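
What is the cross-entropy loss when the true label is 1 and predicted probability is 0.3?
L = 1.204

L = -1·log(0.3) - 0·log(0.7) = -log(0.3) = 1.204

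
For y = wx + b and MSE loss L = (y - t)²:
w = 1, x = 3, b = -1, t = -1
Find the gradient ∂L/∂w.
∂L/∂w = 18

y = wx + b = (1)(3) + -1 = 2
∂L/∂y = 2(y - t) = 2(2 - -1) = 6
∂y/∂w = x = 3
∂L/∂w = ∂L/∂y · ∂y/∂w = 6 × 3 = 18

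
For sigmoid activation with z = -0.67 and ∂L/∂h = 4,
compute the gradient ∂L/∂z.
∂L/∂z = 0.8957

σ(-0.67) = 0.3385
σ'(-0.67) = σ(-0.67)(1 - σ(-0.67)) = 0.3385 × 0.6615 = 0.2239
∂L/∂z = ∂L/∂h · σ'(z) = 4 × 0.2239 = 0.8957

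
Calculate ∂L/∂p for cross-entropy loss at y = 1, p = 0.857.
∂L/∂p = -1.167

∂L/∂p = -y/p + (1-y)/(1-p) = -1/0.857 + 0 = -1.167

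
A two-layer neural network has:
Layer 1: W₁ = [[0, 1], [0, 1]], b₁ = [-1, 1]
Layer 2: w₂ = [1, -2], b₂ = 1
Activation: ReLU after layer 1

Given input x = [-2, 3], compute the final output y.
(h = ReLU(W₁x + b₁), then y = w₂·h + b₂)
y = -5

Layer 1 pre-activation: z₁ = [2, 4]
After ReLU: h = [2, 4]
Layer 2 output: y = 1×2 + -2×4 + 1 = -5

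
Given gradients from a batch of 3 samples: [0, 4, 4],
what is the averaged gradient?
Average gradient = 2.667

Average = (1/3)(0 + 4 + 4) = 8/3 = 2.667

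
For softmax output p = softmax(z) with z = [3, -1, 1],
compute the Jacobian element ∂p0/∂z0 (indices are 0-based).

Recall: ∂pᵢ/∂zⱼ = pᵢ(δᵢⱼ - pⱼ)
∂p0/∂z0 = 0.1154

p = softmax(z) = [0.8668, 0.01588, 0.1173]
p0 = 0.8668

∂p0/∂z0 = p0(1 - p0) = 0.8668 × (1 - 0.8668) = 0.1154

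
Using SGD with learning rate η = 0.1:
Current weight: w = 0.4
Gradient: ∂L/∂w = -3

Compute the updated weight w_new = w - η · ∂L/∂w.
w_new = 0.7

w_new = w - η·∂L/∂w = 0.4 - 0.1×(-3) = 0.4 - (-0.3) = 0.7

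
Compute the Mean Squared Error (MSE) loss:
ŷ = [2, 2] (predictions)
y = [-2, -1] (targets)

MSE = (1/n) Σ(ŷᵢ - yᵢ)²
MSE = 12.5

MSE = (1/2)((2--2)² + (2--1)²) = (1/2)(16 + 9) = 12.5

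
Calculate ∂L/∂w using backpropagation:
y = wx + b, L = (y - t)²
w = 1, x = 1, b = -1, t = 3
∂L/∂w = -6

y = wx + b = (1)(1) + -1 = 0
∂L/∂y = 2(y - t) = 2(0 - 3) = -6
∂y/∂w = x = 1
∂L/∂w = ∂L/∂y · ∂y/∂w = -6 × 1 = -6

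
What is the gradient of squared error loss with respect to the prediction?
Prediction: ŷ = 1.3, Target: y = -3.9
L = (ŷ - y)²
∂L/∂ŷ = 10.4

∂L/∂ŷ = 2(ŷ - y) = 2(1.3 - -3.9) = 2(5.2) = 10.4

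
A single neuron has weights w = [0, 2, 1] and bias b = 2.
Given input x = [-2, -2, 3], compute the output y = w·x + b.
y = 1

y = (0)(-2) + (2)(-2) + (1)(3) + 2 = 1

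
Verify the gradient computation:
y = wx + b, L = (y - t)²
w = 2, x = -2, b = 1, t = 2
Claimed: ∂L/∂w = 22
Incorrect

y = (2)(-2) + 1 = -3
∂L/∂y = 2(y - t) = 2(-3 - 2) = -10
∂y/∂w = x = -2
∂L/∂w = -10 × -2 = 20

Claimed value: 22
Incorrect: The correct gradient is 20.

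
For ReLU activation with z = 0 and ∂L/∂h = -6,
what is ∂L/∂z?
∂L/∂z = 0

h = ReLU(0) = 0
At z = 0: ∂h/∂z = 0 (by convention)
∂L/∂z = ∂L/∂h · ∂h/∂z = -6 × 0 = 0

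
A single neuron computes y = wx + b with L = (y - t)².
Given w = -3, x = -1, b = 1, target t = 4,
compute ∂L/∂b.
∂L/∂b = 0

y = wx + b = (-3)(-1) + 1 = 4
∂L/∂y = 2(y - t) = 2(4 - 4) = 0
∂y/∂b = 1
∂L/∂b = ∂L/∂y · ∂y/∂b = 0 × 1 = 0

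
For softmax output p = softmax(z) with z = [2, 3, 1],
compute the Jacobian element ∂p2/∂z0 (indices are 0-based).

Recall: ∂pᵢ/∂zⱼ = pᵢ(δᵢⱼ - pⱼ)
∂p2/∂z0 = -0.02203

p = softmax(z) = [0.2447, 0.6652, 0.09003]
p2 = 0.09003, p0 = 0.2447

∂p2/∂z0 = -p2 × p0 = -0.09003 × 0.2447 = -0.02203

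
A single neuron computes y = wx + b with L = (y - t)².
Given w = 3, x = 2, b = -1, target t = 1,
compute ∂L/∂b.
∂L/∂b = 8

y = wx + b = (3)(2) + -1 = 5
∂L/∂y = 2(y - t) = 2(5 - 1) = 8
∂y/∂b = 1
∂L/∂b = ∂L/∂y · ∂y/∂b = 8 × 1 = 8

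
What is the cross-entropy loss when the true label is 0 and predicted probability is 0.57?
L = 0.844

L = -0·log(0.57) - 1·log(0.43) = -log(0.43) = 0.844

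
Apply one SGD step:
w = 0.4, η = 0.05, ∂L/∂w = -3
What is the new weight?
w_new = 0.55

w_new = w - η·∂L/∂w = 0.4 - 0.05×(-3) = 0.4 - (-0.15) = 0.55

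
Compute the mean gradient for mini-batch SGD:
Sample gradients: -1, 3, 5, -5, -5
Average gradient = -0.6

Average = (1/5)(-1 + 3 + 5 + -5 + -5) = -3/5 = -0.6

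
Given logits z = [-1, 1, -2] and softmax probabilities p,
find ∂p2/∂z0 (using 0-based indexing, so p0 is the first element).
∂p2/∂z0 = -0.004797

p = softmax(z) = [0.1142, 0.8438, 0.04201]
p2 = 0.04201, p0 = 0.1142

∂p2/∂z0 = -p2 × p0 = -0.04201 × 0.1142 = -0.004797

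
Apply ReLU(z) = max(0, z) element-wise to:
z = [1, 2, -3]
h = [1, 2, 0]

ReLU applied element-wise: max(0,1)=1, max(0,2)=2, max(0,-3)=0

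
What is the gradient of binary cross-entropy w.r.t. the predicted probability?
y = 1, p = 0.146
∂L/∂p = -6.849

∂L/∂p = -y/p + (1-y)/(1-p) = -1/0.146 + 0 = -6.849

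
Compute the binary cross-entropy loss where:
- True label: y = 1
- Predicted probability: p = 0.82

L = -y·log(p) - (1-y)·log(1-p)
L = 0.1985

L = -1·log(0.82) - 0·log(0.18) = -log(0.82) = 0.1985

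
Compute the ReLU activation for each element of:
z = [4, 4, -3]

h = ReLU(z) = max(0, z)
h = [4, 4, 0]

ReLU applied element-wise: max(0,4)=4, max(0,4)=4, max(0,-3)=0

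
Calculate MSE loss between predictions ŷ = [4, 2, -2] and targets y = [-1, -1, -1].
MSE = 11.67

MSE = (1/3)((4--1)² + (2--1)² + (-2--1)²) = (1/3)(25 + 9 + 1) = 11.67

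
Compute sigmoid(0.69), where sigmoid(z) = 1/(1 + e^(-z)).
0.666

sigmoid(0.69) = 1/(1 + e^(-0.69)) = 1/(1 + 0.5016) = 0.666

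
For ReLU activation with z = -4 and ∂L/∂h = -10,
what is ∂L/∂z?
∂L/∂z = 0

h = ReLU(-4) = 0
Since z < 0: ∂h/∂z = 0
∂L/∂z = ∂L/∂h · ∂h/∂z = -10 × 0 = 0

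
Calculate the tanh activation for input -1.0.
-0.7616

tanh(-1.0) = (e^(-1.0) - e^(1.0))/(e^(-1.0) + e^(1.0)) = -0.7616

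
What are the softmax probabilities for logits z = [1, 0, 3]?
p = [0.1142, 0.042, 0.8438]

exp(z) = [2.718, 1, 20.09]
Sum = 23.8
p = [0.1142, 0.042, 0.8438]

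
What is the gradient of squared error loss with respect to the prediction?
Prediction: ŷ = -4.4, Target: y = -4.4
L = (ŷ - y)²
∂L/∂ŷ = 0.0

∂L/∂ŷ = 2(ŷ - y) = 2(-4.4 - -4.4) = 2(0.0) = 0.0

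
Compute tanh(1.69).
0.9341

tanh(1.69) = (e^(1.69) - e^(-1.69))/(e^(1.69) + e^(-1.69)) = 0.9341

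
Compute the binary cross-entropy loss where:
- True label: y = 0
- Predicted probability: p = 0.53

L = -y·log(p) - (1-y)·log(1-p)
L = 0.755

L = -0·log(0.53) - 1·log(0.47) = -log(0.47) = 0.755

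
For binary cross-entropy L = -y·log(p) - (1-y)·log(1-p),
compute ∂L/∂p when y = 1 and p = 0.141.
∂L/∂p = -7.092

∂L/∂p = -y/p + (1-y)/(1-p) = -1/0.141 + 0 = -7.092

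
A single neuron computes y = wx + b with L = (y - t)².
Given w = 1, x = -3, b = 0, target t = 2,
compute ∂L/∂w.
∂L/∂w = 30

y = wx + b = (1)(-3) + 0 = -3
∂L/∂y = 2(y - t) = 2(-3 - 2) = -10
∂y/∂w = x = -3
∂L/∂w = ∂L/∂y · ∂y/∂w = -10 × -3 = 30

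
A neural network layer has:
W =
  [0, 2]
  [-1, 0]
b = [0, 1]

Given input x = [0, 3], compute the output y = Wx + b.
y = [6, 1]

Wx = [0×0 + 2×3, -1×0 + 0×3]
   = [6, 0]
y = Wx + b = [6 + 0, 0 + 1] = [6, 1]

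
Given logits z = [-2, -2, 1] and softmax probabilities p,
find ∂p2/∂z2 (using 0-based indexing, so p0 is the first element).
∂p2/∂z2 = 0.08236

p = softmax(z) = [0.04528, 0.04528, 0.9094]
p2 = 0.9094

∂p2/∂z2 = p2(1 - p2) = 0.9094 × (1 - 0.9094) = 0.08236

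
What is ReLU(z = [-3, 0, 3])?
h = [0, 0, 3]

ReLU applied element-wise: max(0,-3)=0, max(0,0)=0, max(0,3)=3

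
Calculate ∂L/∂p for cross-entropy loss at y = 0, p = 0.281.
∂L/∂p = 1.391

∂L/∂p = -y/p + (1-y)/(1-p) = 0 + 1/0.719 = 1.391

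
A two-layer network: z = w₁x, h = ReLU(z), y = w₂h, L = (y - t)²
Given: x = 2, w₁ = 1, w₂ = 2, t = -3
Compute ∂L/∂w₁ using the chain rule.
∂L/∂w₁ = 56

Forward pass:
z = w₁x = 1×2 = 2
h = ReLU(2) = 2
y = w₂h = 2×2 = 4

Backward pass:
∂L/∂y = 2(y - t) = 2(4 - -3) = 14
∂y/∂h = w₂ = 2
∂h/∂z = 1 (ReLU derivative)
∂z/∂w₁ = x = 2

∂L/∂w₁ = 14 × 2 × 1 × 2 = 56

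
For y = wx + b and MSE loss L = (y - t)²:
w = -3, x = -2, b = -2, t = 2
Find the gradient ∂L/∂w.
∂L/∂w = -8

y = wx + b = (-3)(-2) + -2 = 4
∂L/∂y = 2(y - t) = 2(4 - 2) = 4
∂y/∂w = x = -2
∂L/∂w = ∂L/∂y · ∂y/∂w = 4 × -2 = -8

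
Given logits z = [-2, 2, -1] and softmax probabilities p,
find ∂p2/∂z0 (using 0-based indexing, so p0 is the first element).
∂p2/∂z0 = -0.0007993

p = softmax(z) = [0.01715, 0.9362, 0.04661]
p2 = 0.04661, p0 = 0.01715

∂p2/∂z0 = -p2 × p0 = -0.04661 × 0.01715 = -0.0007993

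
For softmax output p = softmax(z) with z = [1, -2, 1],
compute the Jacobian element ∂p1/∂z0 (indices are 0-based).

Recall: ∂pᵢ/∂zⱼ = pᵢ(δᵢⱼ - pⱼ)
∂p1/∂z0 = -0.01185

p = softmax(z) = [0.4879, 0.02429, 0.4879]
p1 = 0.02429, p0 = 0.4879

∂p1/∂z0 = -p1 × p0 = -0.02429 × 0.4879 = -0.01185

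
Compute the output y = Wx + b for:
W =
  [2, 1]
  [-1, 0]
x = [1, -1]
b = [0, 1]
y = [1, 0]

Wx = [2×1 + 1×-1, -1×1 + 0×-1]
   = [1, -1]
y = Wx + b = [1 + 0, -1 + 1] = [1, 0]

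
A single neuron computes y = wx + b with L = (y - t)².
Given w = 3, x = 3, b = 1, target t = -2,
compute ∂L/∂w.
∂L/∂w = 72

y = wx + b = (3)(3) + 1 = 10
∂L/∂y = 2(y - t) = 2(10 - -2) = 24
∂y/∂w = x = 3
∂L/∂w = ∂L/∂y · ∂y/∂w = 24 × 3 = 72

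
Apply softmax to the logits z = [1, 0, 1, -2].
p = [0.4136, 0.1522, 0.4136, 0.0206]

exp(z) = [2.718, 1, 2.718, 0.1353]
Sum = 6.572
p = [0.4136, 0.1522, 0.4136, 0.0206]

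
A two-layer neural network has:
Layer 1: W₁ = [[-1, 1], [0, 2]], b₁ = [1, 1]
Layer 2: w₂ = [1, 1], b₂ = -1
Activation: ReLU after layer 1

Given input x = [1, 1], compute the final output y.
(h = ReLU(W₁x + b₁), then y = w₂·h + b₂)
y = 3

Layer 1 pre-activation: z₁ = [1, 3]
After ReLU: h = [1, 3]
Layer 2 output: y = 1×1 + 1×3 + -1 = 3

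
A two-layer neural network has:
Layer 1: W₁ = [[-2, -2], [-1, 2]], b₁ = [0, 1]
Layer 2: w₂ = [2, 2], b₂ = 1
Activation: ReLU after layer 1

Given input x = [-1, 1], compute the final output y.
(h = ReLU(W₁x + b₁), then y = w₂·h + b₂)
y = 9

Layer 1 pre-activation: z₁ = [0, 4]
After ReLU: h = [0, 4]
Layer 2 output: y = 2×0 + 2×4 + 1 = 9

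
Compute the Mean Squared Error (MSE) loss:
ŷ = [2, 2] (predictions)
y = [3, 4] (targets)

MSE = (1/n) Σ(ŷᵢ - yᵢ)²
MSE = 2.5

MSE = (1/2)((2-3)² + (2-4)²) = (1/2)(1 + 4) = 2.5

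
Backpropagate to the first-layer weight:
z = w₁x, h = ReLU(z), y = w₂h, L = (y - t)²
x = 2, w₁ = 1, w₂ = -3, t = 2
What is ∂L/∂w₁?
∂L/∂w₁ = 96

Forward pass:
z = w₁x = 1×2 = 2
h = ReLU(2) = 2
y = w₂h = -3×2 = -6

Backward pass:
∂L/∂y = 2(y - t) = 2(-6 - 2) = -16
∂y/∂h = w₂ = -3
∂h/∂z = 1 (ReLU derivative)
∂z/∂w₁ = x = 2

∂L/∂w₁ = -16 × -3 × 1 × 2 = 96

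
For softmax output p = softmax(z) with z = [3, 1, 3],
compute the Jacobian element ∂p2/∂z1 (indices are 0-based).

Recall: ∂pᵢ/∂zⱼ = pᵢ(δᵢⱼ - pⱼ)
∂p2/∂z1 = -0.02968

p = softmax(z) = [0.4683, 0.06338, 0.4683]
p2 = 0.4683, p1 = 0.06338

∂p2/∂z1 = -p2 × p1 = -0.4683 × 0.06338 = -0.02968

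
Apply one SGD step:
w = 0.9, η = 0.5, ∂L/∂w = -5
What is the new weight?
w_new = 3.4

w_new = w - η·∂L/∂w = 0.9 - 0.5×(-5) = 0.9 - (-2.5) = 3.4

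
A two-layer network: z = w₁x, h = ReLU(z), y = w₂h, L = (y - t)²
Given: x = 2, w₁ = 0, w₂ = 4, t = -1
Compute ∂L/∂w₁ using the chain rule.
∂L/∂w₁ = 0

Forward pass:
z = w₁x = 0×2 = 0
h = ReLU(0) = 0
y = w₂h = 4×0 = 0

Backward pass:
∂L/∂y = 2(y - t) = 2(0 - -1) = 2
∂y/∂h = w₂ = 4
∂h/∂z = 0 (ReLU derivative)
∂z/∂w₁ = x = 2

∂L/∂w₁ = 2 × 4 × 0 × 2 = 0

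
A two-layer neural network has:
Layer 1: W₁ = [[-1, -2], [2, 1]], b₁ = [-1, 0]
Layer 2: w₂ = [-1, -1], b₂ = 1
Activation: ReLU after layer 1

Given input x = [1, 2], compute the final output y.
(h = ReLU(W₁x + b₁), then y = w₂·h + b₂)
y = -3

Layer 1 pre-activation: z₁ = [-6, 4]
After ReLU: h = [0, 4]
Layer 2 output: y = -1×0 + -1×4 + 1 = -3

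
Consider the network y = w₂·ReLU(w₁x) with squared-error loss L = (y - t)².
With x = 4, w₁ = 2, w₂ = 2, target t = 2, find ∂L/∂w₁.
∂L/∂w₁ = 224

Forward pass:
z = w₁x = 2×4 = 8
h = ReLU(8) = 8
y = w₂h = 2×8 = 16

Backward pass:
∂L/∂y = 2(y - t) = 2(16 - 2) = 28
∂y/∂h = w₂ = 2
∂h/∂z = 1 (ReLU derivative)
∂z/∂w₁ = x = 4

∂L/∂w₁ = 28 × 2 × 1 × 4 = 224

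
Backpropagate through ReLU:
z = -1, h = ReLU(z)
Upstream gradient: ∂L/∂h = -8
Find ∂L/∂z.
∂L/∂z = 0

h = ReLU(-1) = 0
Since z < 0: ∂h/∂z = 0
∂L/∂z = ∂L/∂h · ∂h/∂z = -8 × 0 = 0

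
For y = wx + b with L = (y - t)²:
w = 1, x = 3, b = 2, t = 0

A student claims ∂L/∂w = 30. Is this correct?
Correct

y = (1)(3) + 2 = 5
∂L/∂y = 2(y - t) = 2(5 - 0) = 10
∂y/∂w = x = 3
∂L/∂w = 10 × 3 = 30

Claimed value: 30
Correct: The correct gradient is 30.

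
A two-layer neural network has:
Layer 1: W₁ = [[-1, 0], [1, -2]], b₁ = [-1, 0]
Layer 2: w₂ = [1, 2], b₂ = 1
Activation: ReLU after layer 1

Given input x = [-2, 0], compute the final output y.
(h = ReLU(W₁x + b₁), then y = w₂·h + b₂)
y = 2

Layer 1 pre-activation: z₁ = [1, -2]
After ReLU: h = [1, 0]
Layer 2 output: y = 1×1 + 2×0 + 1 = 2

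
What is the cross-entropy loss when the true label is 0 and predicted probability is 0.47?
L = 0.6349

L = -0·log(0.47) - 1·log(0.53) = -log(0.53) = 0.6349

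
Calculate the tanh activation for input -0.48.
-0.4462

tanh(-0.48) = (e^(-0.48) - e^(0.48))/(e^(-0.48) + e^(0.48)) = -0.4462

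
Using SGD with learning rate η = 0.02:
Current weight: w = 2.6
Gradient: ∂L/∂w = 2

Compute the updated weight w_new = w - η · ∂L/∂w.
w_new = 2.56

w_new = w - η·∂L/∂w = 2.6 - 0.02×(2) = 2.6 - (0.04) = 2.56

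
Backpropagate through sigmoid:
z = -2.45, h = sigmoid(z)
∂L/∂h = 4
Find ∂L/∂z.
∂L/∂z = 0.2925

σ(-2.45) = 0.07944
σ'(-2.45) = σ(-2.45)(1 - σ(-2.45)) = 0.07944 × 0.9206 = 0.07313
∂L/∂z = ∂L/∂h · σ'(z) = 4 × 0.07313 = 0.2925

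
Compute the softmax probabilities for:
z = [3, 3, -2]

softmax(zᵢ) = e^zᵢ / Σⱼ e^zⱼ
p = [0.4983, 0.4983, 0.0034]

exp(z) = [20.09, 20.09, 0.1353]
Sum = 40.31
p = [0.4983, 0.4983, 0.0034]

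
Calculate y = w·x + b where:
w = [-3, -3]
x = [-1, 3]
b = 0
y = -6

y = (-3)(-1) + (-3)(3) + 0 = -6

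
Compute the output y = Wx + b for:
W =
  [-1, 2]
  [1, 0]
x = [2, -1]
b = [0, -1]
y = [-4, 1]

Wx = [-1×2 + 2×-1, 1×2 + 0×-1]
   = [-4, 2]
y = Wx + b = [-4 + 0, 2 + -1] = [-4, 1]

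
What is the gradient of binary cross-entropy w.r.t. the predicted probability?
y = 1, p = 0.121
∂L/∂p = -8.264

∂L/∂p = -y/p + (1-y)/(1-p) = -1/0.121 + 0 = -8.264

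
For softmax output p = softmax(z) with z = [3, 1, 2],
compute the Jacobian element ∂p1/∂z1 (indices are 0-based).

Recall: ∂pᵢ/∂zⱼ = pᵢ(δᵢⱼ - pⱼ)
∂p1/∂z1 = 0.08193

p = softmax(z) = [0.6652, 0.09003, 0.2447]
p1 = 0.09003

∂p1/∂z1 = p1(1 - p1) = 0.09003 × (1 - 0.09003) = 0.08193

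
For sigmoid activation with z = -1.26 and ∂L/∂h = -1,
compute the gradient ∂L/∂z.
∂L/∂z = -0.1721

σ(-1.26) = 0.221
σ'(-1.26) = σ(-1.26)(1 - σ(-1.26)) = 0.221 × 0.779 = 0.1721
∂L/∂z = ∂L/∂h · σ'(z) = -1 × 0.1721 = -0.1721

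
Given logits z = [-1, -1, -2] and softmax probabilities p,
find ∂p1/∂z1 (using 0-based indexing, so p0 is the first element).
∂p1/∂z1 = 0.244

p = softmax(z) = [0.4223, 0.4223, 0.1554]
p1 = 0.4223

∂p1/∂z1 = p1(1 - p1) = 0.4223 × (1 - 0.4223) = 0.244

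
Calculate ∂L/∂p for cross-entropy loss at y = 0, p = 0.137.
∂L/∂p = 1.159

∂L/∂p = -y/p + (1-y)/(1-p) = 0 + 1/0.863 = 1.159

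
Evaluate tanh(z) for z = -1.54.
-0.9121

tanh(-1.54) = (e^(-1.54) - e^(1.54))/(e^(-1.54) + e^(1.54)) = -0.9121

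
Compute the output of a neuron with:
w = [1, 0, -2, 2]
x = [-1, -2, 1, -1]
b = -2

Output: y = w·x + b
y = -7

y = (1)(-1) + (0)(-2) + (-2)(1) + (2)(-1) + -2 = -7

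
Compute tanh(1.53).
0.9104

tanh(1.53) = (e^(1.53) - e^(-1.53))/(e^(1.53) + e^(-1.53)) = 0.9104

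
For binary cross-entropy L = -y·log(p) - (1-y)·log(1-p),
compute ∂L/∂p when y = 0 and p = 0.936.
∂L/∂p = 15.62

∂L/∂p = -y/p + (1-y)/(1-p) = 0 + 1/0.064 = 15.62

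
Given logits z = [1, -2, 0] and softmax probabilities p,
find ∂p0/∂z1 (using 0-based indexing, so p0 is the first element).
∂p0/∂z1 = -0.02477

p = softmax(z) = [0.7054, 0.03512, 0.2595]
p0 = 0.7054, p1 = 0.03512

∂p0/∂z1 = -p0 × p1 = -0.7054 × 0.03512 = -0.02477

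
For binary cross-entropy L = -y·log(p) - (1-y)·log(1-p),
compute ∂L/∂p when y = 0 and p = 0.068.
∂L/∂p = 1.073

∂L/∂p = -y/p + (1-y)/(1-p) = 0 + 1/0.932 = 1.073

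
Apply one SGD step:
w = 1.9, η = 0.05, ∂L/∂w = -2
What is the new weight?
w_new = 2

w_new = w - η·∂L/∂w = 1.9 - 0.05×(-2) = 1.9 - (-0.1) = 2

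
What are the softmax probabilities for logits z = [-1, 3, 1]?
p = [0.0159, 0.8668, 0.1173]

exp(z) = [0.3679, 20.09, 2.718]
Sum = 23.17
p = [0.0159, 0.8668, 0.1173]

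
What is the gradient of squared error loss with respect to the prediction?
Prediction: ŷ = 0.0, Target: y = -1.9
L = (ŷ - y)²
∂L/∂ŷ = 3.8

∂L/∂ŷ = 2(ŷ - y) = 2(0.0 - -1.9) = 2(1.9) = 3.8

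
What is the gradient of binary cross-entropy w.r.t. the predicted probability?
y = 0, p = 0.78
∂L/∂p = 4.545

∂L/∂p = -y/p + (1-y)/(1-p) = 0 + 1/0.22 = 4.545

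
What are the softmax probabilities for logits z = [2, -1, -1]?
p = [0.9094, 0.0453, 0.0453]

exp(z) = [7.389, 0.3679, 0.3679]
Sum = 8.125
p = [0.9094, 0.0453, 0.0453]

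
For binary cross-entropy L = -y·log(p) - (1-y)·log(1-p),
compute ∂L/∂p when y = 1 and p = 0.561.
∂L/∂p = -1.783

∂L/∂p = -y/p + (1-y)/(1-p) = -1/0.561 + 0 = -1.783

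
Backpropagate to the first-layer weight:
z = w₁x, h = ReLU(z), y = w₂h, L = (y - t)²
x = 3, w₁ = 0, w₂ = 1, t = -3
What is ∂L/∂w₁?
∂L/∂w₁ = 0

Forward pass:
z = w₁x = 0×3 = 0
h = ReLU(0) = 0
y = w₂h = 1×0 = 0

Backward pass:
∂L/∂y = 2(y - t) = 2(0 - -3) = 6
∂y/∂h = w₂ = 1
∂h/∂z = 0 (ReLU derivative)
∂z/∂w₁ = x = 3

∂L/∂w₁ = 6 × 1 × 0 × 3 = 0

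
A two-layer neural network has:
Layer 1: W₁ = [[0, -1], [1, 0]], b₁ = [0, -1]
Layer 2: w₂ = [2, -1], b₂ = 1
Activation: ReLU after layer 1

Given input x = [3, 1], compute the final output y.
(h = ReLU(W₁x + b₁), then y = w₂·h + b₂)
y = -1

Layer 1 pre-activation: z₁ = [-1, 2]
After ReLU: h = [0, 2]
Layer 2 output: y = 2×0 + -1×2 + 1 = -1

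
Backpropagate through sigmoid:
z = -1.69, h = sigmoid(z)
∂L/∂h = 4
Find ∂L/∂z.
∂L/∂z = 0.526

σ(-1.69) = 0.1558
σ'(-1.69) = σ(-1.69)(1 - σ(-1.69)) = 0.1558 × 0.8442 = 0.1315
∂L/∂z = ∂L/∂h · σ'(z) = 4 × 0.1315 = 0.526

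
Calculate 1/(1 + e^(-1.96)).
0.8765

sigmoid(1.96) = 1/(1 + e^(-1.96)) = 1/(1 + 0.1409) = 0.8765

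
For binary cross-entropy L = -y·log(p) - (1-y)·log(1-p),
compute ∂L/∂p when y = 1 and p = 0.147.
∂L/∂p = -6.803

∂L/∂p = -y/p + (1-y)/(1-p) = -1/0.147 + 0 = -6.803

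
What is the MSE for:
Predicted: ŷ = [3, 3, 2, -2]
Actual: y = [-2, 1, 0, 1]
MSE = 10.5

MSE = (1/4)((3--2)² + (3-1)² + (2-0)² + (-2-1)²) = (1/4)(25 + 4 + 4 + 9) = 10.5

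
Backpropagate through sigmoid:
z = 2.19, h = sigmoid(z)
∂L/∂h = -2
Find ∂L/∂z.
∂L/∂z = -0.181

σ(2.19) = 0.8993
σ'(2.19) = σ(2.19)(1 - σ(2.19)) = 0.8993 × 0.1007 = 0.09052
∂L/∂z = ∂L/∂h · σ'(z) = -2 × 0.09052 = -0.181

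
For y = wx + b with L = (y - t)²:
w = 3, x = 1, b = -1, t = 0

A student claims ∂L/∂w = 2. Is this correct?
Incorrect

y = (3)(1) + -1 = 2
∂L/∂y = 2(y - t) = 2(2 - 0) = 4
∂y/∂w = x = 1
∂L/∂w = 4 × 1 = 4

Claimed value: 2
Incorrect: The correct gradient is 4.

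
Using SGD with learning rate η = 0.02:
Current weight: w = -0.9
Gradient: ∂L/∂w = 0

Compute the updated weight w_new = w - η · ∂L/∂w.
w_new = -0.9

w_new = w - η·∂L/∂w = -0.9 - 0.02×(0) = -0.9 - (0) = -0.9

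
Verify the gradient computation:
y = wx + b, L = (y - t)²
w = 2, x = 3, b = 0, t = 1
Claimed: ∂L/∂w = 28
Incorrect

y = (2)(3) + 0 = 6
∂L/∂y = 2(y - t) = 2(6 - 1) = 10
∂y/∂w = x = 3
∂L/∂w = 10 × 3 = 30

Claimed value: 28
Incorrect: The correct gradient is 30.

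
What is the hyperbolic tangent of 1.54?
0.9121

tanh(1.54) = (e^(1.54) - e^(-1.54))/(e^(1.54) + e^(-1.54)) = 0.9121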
┄┄┄┄┄┄┄┄┄┄
INSTRUCTIONS FOR THE TASK
Please, from the entries above, set down exactly the lines from the one containing "compute ∂L/∂p when y = 0 and p = 0.068." through the one containing "Given input x = [3, 1], compute", and only those.

YOUR RESPONSE
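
compute ∂L/∂p when y = 0 and p = 0.068.
∂L/∂p = 1.073

∂L/∂p = -y/p + (1-y)/(1-p) = 0 + 1/0.932 = 1.073

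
Apply one SGD step:
w = 1.9, η = 0.05, ∂L/∂w = -2
What is the new weight?
w_new = 2

w_new = w - η·∂L/∂w = 1.9 - 0.05×(-2) = 1.9 - (-0.1) = 2

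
What are the softmax probabilities for logits z = [-1, 3, 1]?
p = [0.0159, 0.8668, 0.1173]

exp(z) = [0.3679, 20.09, 2.718]
Sum = 23.17
p = [0.0159, 0.8668, 0.1173]

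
What is the gradient of squared error loss with respect to the prediction?
Prediction: ŷ = 0.0, Target: y = -1.9
L = (ŷ - y)²
∂L/∂ŷ = 3.8

∂L/∂ŷ = 2(ŷ - y) = 2(0.0 - -1.9) = 2(1.9) = 3.8

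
What is the gradient of binary cross-entropy w.r.t. the predicted probability?
y = 0, p = 0.78
∂L/∂p = 4.545

∂L/∂p = -y/p + (1-y)/(1-p) = 0 + 1/0.22 = 4.545

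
What are the softmax probabilities for logits z = [2, -1, -1]?
p = [0.9094, 0.0453, 0.0453]

exp(z) = [7.389, 0.3679, 0.3679]
Sum = 8.125
p = [0.9094, 0.0453, 0.0453]

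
For binary cross-entropy L = -y·log(p) - (1-y)·log(1-p),
compute ∂L/∂p when y = 1 and p = 0.561.
∂L/∂p = -1.783

∂L/∂p = -y/p + (1-y)/(1-p) = -1/0.561 + 0 = -1.783

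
Backpropagate to the first-layer weight:
z = w₁x, h = ReLU(z), y = w₂h, L = (y - t)²
x = 3, w₁ = 0, w₂ = 1, t = -3
What is ∂L/∂w₁?
∂L/∂w₁ = 0

Forward pass:
z = w₁x = 0×3 = 0
h = ReLU(0) = 0
y = w₂h = 1×0 = 0

Backward pass:
∂L/∂y = 2(y - t) = 2(0 - -3) = 6
∂y/∂h = w₂ = 1
∂h/∂z = 0 (ReLU derivative)
∂z/∂w₁ = x = 3

∂L/∂w₁ = 6 × 1 × 0 × 3 = 0

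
A two-layer neural network has:
Layer 1: W₁ = [[0, -1], [1, 0]], b₁ = [0, -1]
Layer 2: w₂ = [2, -1], b₂ = 1
Activation: ReLU after layer 1

Given input x = [3, 1], compute the final output y.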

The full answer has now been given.